* Task to carry out
Every line below from the one containing "Design the least-cost concrete binder package from the 4" through the one containing "Compute the minimum cost in dollars" must be transcribed exactly. Omit all lines outside that stretch.

* Source records

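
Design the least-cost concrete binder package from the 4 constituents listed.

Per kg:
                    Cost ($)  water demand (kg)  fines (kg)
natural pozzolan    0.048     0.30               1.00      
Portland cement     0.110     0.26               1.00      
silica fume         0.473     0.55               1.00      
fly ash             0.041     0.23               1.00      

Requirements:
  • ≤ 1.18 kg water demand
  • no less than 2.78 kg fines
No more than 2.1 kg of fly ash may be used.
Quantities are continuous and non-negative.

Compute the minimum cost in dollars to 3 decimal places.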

==

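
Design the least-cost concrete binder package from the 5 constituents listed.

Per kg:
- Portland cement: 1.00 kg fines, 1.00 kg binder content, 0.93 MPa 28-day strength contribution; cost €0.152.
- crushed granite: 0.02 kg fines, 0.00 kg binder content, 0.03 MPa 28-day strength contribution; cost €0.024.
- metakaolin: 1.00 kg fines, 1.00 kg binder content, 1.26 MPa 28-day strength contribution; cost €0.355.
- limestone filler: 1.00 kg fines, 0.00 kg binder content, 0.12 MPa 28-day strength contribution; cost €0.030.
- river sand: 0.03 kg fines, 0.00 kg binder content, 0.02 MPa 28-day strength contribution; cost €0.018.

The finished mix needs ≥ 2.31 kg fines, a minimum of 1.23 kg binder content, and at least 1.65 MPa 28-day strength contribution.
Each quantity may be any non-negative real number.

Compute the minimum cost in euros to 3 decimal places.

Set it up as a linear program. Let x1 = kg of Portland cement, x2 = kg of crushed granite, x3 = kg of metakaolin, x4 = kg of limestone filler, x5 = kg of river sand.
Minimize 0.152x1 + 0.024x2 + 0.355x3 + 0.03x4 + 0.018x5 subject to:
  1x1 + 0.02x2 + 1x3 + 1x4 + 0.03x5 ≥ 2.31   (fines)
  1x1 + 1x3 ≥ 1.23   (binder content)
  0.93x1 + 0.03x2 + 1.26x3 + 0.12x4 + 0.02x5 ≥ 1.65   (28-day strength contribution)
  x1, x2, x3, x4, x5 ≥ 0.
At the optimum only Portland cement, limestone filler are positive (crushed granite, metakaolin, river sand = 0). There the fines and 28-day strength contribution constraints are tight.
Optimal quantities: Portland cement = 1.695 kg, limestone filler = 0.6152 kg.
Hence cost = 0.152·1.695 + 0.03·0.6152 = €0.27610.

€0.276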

--

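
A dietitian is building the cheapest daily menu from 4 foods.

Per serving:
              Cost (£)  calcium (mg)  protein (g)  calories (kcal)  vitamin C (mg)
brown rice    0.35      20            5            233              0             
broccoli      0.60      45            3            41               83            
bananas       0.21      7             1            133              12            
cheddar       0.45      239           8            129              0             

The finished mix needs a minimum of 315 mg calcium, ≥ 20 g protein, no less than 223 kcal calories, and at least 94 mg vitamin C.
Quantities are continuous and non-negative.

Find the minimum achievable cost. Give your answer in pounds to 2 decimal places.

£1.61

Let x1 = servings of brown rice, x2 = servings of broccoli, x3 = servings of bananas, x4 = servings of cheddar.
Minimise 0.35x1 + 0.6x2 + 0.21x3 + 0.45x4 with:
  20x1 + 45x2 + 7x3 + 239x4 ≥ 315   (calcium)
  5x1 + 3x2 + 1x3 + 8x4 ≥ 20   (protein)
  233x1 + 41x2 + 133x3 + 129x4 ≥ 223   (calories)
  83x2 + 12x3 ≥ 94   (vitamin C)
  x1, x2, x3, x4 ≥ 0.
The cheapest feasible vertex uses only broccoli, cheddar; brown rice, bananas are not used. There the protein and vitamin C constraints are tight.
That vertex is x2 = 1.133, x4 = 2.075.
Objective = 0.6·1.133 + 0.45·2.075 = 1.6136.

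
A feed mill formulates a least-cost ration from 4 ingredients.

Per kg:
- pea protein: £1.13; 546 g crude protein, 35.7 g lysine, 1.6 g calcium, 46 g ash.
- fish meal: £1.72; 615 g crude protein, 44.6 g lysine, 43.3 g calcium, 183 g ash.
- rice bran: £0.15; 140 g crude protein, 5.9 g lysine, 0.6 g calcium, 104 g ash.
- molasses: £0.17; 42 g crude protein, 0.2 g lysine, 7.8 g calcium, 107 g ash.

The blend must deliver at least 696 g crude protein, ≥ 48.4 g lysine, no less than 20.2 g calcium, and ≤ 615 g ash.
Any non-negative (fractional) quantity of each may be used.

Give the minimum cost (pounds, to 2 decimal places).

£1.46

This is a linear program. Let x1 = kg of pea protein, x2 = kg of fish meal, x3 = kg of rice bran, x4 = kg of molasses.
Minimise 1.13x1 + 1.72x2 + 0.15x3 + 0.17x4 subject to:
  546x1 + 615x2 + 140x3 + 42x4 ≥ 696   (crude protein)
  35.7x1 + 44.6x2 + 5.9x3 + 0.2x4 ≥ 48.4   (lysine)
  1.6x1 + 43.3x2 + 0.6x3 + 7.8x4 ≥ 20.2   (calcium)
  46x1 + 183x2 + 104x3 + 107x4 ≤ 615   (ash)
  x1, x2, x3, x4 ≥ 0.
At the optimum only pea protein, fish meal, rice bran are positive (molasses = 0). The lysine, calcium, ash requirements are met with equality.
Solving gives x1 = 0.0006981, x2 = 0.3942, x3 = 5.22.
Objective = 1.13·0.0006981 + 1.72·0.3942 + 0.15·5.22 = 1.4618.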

* Solved exercise
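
Design the least-cost concrete binder package from the 4 constituents listed.

Per kg:
                    Cost ($)  water demand (kg)  fines (kg)
natural pozzolan    0.048     0.30               1.00      
Portland cement     0.110     0.26               1.00      
silica fume         0.473     0.55               1.00      
fly ash             0.041     0.23               1.00      

Requirements:
  • ≤ 1.18 kg water demand
  • no less than 2.78 kg fines
No more than 2.1 kg of fly ash may be used.
Quantities are continuous and non-negative.

Compute the minimum cost in dollars to 3 decimal places.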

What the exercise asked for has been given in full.